(Data entries)
↓
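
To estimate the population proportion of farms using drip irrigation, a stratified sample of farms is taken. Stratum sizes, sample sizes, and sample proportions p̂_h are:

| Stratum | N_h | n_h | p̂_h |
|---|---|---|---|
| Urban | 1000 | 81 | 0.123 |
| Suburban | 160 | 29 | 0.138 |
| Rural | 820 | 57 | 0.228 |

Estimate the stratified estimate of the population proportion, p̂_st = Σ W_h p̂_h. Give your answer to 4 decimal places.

p̂_st ≈ 0.1677

N = 1980; stratum weights W_h = N_h/N.
p̂_st = Σ W_h p̂_h = (1000·0.123 + 160·0.138 + 820·0.228)/1980 = 0.16770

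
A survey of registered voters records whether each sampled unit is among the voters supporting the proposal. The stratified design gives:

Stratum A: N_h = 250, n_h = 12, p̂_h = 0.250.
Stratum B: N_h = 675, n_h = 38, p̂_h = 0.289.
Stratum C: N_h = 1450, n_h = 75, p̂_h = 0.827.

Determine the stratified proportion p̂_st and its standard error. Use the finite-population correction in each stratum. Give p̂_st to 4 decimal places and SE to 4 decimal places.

p̂_st ≈ 0.6134, SE ≈ 0.0359

N = 2375; stratum weights W_h = N_h/N.
p̂_st = Σ W_h p̂_h = (250·0.250 + 675·0.289 + 1450·0.827)/2375 = 0.61336
V̂(p̂_st) = Σ W_h² (1 − n_h/N_h) p̂_h(1−p̂_h)/(n_h−1):
  stratum A: (250/2375)²·(1 − 12/250)·0.250·0.750/11 = 0.000179804
  stratum B: (675/2375)²·(1 − 38/675)·0.289·0.711/37 = 0.000423333
  stratum C: (1450/2375)²·(1 − 75/1450)·0.827·0.173/74 = 0.000683382
V̂(p̂_st) = 0.00128652; SE = √V̂ = 0.0358681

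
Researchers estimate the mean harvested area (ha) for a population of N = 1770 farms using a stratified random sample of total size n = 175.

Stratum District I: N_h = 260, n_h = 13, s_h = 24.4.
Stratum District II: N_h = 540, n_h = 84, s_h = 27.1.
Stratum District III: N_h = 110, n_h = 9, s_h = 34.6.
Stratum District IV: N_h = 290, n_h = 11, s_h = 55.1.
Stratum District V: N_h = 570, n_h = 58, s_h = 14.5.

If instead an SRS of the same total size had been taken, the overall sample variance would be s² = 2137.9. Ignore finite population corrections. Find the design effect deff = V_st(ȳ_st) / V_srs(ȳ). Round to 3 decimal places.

V̂(ȳ_st) = Σ W_h² s_h²/n_h, with W_h = N_h/N and N = 1770:
  stratum District I: (260/1770)²·24.4²/13 = 0.988181
  stratum District II: (540/1770)²·27.1²/84 = 0.813767
  stratum District III: (110/1770)²·34.6²/9 = 0.513746
  stratum District IV: (290/1770)²·55.1²/11 = 7.40901
  stratum District V: (570/1770)²·14.5²/58 = 0.375934
V_st = 10.1006
V_srs = s²/n = 2137.9/175 = 12.2166
deff = V_st / V_srs = 10.1006/12.2166 = 0.8268

deff ≈ 0.827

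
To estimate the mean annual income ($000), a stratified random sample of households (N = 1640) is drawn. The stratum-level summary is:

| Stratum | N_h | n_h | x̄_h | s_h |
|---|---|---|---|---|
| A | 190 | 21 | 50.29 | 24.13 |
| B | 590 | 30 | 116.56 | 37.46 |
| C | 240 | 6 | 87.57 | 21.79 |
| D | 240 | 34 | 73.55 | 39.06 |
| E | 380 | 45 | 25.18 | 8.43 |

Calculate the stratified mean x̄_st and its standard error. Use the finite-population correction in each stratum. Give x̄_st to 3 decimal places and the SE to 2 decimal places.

x̄_st = Σ W_h x̄_h = (190·50.29 + 590·116.56 + 240·87.57 + 240·73.55 + 380·25.18)/1640 = 77.17238
V̂(x̄_st) = Σ W_h² (1 − n_h/N_h) s_h²/n_h, with W_h = N_h/N and N = 1640:
  stratum A: (190/1640)²·(1 − 21/190)·24.13²/21 = 0.331015
  stratum B: (590/1640)²·(1 − 30/590)·37.46²/30 = 5.74601
  stratum C: (240/1640)²·(1 − 6/240)·21.79²/6 = 1.65235
  stratum D: (240/1640)²·(1 − 34/240)·39.06²/34 = 0.824853
  stratum E: (380/1640)²·(1 − 45/380)·8.43²/45 = 0.0747452
V̂(x̄_st) = 8.62898
SE(x̄_st) = √8.62898 = 2.93751

x̄_st ≈ 77.172, SE ≈ 2.94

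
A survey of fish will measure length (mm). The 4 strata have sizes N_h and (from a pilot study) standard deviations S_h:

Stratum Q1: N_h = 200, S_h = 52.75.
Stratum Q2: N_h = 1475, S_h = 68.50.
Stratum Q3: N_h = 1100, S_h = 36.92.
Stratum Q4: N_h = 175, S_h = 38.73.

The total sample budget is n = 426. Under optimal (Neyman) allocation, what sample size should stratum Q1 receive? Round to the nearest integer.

Neyman allocation: n_h = n · N_h S_h / Σ N_i S_i, with n = 426.
  stratum Q1: N_h·S_h = 200·52.75 = 10550.00
  stratum Q2: N_h·S_h = 1475·68.50 = 101037.50
  stratum Q3: N_h·S_h = 1100·36.92 = 40612.00
  stratum Q4: N_h·S_h = 175·38.73 = 6777.75
Σ N_h S_h = 158977.25
n for stratum Q1 = 426·10550.00/158977.25 = 28.270 → 28

28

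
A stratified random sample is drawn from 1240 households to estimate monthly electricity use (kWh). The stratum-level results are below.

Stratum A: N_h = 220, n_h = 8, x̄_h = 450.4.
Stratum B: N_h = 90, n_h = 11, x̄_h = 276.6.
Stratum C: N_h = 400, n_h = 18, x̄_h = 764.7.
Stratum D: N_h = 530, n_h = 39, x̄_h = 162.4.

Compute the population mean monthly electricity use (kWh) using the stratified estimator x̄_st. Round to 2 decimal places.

x̄_st ≈ 416.08

N = Σ N_h = 1240. Stratum weights W_h = N_h/N.
x̄_st = (220·450.4 + 90·276.6 + 400·764.7 + 530·162.4) / 1240 = 416.0758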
↑
- WORK TO COMPLETE -
What you should output is every line of the records above, from the first through the line containing "81 | 0.123 |", unchanged.

- EXERCISE RESPONSE -
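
To estimate the population proportion of farms using drip irrigation, a stratified sample of farms is taken. Stratum sizes, sample sizes, and sample proportions p̂_h are:

| Stratum | N_h | n_h | p̂_h |
|---|---|---|---|
| Urban | 1000 | 81 | 0.123 |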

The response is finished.